Stored data:
Start of Block
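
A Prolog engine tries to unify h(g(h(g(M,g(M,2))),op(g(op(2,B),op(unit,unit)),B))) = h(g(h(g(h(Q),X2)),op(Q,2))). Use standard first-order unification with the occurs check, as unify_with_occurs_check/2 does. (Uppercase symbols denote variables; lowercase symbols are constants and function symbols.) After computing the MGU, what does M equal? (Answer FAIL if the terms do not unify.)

h(g(op(2,2),op(unit,unit)))

Decompose h/1: g(h(g(M,g(M,2))),op(g(op(2,B),op(unit,unit)),B)) = g(h(g(h(Q),X2)),op(Q,2)).
Decompose g/2: h(g(M,g(M,2))) = h(g(h(Q),X2)),  op(g(op(2,B),op(unit,unit)),B) = op(Q,2).
Decompose h/1: g(M,g(M,2)) = g(h(Q),X2).
Decompose g/2: M = h(Q),  g(M,2) = X2.
Bind M := h(Q); substituting into the one remaining equation that mentions M gives: g(h(Q),2) = X2.
Bind X2 := g(h(Q),2); no other remaining equation mentions X2.
Decompose op/2: g(op(2,B),op(unit,unit)) = Q,  B = 2.
Bind Q := g(op(2,B),op(unit,unit)); no other remaining equation mentions Q. Substituting into the earlier bindings gives M := h(g(op(2,B),op(unit,unit))), X2 := g(h(g(op(2,B),op(unit,unit))),2).
Bind B := 2. Substituting into the earlier bindings gives M := h(g(op(2,2),op(unit,unit))), X2 := g(h(g(op(2,2),op(unit,unit))),2), Q := g(op(2,2),op(unit,unit)).
MGU = { M = h(g(op(2,2),op(unit,unit))), X2 = g(h(g(op(2,2),op(unit,unit))),2), Q = g(op(2,2),op(unit,unit)), B = 2 }, so M = h(g(op(2,2),op(unit,unit))).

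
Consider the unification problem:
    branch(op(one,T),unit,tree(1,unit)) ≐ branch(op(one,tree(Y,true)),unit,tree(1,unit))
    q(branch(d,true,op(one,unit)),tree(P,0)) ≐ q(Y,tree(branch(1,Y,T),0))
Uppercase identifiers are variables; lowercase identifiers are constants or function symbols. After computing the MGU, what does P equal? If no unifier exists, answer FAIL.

branch(1,branch(d,true,op(one,unit)),tree(branch(d,true,op(one,unit)),true))

Decompose branch/3: op(one,T) ≐ op(one,tree(Y,true)),  unit ≐ unit,  tree(1,unit) ≐ tree(1,unit).
Decompose op/2: one ≐ one,  T ≐ tree(Y,true).
Delete trivial equation one ≐ one.
Bind T := tree(Y,true); substituting into the one remaining equation that mentions T gives: q(branch(d,true,op(one,unit)),tree(P,0)) ≐ q(Y,tree(branch(1,Y,tree(Y,true)),0)).
Delete trivial equation unit ≐ unit.
Delete trivial equation tree(1,unit) ≐ tree(1,unit).
Decompose q/2: branch(d,true,op(one,unit)) ≐ Y,  tree(P,0) ≐ tree(branch(1,Y,tree(Y,true)),0).
Bind Y := branch(d,true,op(one,unit)); substituting into the remaining equation gives: tree(P,0) ≐ tree(branch(1,branch(d,true,op(one,unit)),tree(branch(d,true,op(one,unit)),true)),0). Substituting into the earlier binding gives T := tree(branch(d,true,op(one,unit)),true).
Decompose tree/2: P ≐ branch(1,branch(d,true,op(one,unit)),tree(branch(d,true,op(one,unit)),true)),  0 ≐ 0.
Bind P := branch(1,branch(d,true,op(one,unit)),tree(branch(d,true,op(one,unit)),true)); no other remaining equation mentions P.
Delete trivial equation 0 ≐ 0.
MGU = { T := tree(branch(d,true,op(one,unit)),true), Y := branch(d,true,op(one,unit)), P := branch(1,branch(d,true,op(one,unit)),tree(branch(d,true,op(one,unit)),true)) }, so P := branch(1,branch(d,true,op(one,unit)),tree(branch(d,true,op(one,unit)),true)).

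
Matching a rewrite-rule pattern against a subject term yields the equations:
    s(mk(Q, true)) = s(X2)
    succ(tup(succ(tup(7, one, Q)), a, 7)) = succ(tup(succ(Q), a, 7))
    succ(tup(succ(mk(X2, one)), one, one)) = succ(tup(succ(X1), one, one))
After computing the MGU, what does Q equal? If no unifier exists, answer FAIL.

FAIL

Decompose s/1: mk(Q, true) = X2.
Bind X2 := mk(Q, true); substituting into the one remaining equation that mentions X2 gives: succ(tup(succ(mk(mk(Q, true), one)), one, one)) = succ(tup(succ(X1), one, one)).
Decompose succ/1: tup(succ(tup(7, one, Q)), a, 7) = tup(succ(Q), a, 7).
Decompose tup/3: succ(tup(7, one, Q)) = succ(Q),  a = a,  7 = 7.
Decompose succ/1: tup(7, one, Q) = Q.
Occurs check fails: Q occurs in tup(7, one, Q); the equation Q = tup(7, one, Q) has no finite solution.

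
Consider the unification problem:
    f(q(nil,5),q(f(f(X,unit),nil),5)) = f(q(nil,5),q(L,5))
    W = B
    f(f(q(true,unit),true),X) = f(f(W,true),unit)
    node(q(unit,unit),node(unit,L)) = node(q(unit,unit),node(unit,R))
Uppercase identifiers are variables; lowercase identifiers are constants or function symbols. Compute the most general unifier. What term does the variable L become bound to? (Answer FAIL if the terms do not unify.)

Decompose f/2: q(nil,5) = q(nil,5),  q(f(f(X,unit),nil),5) = q(L,5).
Delete trivial equation q(nil,5) = q(nil,5).
Decompose q/2: f(f(X,unit),nil) = L,  5 = 5.
Bind L := f(f(X,unit),nil); substituting into the one remaining equation that mentions L gives: node(q(unit,unit),node(unit,f(f(X,unit),nil))) = node(q(unit,unit),node(unit,R)).
Delete trivial equation 5 = 5.
Bind W := B; substituting into the one remaining equation that mentions W gives: f(f(q(true,unit),true),X) = f(f(B,true),unit).
Decompose f/2: f(q(true,unit),true) = f(B,true),  X = unit.
Decompose f/2: q(true,unit) = B,  true = true.
Bind B := q(true,unit); no other remaining equation mentions B. Substituting into the earlier binding gives W := q(true,unit).
Delete trivial equation true = true.
Bind X := unit; substituting into the remaining equation gives: node(q(unit,unit),node(unit,f(f(unit,unit),nil))) = node(q(unit,unit),node(unit,R)). Substituting into the earlier binding gives L := f(f(unit,unit),nil).
Decompose node/2: q(unit,unit) = q(unit,unit),  node(unit,f(f(unit,unit),nil)) = node(unit,R).
Delete trivial equation q(unit,unit) = q(unit,unit).
Decompose node/2: unit = unit,  f(f(unit,unit),nil) = R.
Delete trivial equation unit = unit.
Bind R := f(f(unit,unit),nil).
MGU = { L -> f(f(unit,unit),nil), W -> q(true,unit), B -> q(true,unit), X -> unit, R -> f(f(unit,unit),nil) }, so L -> f(f(unit,unit),nil).

f(f(unit,unit),nil)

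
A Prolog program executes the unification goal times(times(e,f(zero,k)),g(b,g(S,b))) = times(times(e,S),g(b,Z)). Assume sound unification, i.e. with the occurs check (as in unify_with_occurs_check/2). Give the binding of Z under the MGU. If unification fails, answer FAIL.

g(f(zero,k),b)

Decompose times/2: times(e,f(zero,k)) = times(e,S),  g(b,g(S,b)) = g(b,Z).
Decompose times/2: e = e,  f(zero,k) = S.
Delete trivial equation e = e.
Bind S := f(zero,k); substituting into the remaining equation gives: g(b,g(f(zero,k),b)) = g(b,Z).
Decompose g/2: b = b,  g(f(zero,k),b) = Z.
Delete trivial equation b = b.
Bind Z := g(f(zero,k),b).
MGU = { S ↦ f(zero,k), Z ↦ g(f(zero,k),b) }, so Z ↦ g(f(zero,k),b).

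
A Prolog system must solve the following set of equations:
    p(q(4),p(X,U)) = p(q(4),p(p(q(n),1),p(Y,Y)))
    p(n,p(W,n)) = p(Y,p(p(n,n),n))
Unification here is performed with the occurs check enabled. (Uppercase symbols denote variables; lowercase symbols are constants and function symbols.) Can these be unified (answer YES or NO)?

YES

Decompose p/2: q(4) = q(4),  p(X,U) = p(p(q(n),1),p(Y,Y)).
Delete trivial equation q(4) = q(4).
Decompose p/2: X = p(q(n),1),  U = p(Y,Y).
Bind X := p(q(n),1); no other remaining equation mentions X.
Bind U := p(Y,Y); no other remaining equation mentions U.
Decompose p/2: n = Y,  p(W,n) = p(p(n,n),n).
Bind Y := n; no other remaining equation mentions Y. Substituting into the earlier binding gives U := p(n,n).
Decompose p/2: W = p(n,n),  n = n.
Bind W := p(n,n); no other remaining equation mentions W.
Delete trivial equation n = n.
No equations remain and no clash or occurs-check failure arose, so a unifier exists.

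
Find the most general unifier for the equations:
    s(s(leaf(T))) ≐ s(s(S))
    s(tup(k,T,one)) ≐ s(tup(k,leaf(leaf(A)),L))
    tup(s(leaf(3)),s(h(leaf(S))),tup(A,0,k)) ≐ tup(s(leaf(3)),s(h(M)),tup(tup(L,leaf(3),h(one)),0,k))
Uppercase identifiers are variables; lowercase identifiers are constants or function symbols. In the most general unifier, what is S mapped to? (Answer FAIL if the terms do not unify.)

Decompose s/1: s(leaf(T)) ≐ s(S).
Decompose s/1: leaf(T) ≐ S.
Bind S := leaf(T); substituting into the one remaining equation that mentions S gives: tup(s(leaf(3)),s(h(leaf(leaf(T)))),tup(A,0,k)) ≐ tup(s(leaf(3)),s(h(M)),tup(tup(L,leaf(3),h(one)),0,k)).
Decompose s/1: tup(k,T,one) ≐ tup(k,leaf(leaf(A)),L).
Decompose tup/3: k ≐ k,  T ≐ leaf(leaf(A)),  one ≐ L.
Delete trivial equation k ≐ k.
Bind T := leaf(leaf(A)); substituting into the one remaining equation that mentions T gives: tup(s(leaf(3)),s(h(leaf(leaf(leaf(leaf(A)))))),tup(A,0,k)) ≐ tup(s(leaf(3)),s(h(M)),tup(tup(L,leaf(3),h(one)),0,k)). Substituting into the earlier binding gives S := leaf(leaf(leaf(A))).
Bind L := one; substituting into the remaining equation gives: tup(s(leaf(3)),s(h(leaf(leaf(leaf(leaf(A)))))),tup(A,0,k)) ≐ tup(s(leaf(3)),s(h(M)),tup(tup(one,leaf(3),h(one)),0,k)).
Decompose tup/3: s(leaf(3)) ≐ s(leaf(3)),  s(h(leaf(leaf(leaf(leaf(A)))))) ≐ s(h(M)),  tup(A,0,k) ≐ tup(tup(one,leaf(3),h(one)),0,k).
Delete trivial equation s(leaf(3)) ≐ s(leaf(3)).
Decompose s/1: h(leaf(leaf(leaf(leaf(A))))) ≐ h(M).
Decompose h/1: leaf(leaf(leaf(leaf(A)))) ≐ M.
Bind M := leaf(leaf(leaf(leaf(A)))); no other remaining equation mentions M.
Decompose tup/3: A ≐ tup(one,leaf(3),h(one)),  0 ≐ 0,  k ≐ k.
Bind A := tup(one,leaf(3),h(one)); no other remaining equation mentions A. Substituting into the earlier bindings gives S := leaf(leaf(leaf(tup(one,leaf(3),h(one))))), T := leaf(leaf(tup(one,leaf(3),h(one)))), M := leaf(leaf(leaf(leaf(tup(one,leaf(3),h(one)))))).
Delete trivial equation 0 ≐ 0.
Delete trivial equation k ≐ k.
MGU = { S -> leaf(leaf(leaf(tup(one,leaf(3),h(one))))), T -> leaf(leaf(tup(one,leaf(3),h(one)))), L -> one, M -> leaf(leaf(leaf(leaf(tup(one,leaf(3),h(one)))))), A -> tup(one,leaf(3),h(one)) }, so S -> leaf(leaf(leaf(tup(one,leaf(3),h(one))))).

leaf(leaf(leaf(tup(one,leaf(3),h(one)))))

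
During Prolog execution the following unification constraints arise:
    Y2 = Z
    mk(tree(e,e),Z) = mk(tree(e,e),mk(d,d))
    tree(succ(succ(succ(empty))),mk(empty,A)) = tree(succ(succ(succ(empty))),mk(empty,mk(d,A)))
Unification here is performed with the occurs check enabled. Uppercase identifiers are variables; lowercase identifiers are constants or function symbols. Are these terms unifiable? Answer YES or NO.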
End of Block
**TASK ITEM**
The sole thing to report is how many lines in the data hold the string "following".

**REPLY**
2